TASK DESCRIPTION — In the listing below, start your output at the line with "Gather d: 2*d*m^2" and end it after the line with "Gather s: -7*n^2", copying every line exactly.

ENTRIES SUPPLIED —
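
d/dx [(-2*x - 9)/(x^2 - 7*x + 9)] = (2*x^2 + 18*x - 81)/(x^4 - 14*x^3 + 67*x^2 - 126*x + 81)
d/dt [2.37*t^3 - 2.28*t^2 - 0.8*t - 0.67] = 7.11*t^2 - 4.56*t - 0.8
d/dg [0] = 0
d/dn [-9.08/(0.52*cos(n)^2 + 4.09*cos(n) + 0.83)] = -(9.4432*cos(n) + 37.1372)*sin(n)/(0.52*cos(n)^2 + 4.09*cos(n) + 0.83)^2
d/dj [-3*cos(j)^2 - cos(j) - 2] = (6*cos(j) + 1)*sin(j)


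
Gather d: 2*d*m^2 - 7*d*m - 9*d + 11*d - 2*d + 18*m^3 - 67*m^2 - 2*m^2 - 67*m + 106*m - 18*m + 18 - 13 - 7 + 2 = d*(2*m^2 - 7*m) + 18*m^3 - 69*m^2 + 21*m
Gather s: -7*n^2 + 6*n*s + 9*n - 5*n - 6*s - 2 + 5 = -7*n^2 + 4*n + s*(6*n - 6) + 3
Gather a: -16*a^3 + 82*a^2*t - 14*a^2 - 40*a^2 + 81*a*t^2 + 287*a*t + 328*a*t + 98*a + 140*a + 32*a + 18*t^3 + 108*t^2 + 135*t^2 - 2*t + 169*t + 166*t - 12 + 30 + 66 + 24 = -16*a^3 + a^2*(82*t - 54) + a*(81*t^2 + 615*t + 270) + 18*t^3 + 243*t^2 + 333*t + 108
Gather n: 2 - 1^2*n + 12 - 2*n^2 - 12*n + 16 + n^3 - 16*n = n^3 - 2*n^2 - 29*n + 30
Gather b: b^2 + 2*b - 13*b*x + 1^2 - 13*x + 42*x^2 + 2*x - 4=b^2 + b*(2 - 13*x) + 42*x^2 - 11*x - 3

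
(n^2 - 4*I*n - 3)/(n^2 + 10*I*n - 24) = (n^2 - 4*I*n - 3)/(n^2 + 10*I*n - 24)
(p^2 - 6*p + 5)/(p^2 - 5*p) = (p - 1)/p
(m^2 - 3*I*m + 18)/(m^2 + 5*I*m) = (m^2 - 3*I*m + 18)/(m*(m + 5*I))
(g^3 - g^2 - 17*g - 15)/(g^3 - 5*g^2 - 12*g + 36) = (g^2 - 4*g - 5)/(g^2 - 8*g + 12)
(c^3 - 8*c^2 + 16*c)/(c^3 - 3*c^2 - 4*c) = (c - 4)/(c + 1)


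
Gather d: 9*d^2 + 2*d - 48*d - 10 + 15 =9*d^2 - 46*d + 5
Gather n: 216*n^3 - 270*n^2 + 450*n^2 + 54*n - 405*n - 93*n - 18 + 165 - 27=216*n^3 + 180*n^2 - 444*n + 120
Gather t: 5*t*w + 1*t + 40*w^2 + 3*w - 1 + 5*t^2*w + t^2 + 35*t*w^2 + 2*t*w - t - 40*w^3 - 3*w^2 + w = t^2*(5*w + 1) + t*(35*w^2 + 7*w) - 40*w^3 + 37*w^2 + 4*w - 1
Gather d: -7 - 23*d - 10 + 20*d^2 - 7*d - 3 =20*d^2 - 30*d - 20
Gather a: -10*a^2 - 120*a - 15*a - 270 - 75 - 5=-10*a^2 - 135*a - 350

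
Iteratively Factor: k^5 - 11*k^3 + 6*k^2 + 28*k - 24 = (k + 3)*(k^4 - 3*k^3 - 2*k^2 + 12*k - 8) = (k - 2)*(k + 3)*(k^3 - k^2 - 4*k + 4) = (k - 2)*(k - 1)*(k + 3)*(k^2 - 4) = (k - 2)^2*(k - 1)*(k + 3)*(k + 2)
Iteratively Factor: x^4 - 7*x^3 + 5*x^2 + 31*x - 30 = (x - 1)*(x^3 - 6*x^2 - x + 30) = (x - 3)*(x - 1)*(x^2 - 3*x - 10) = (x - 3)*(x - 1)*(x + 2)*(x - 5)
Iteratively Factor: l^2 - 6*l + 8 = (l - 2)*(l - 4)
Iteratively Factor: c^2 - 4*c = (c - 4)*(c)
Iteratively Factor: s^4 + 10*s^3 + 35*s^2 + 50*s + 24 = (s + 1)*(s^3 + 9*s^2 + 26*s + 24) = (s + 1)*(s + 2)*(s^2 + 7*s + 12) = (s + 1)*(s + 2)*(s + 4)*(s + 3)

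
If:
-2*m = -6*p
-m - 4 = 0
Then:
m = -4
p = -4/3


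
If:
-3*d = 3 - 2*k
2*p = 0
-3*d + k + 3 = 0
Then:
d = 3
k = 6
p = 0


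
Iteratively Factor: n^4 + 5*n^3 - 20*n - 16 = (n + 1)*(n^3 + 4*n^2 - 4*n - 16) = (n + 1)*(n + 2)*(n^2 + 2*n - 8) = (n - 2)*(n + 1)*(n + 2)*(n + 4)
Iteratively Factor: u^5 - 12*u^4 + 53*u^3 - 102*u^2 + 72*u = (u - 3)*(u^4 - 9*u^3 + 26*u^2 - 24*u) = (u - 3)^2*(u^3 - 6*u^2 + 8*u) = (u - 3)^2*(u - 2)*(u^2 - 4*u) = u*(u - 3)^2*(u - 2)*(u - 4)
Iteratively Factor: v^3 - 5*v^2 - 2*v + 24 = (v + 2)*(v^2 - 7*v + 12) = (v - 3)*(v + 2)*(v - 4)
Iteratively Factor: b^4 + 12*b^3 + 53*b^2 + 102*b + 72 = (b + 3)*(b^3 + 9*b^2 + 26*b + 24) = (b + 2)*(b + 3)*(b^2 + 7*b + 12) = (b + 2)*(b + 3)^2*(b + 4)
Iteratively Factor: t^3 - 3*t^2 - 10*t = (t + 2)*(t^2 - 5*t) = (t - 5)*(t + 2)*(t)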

WRITTEN ANSWER —
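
Gather d: 2*d*m^2 - 7*d*m - 9*d + 11*d - 2*d + 18*m^3 - 67*m^2 - 2*m^2 - 67*m + 106*m - 18*m + 18 - 13 - 7 + 2 = d*(2*m^2 - 7*m) + 18*m^3 - 69*m^2 + 21*m
Gather s: -7*n^2 + 6*n*s + 9*n - 5*n - 6*s - 2 + 5 = -7*n^2 + 4*n + s*(6*n - 6) + 3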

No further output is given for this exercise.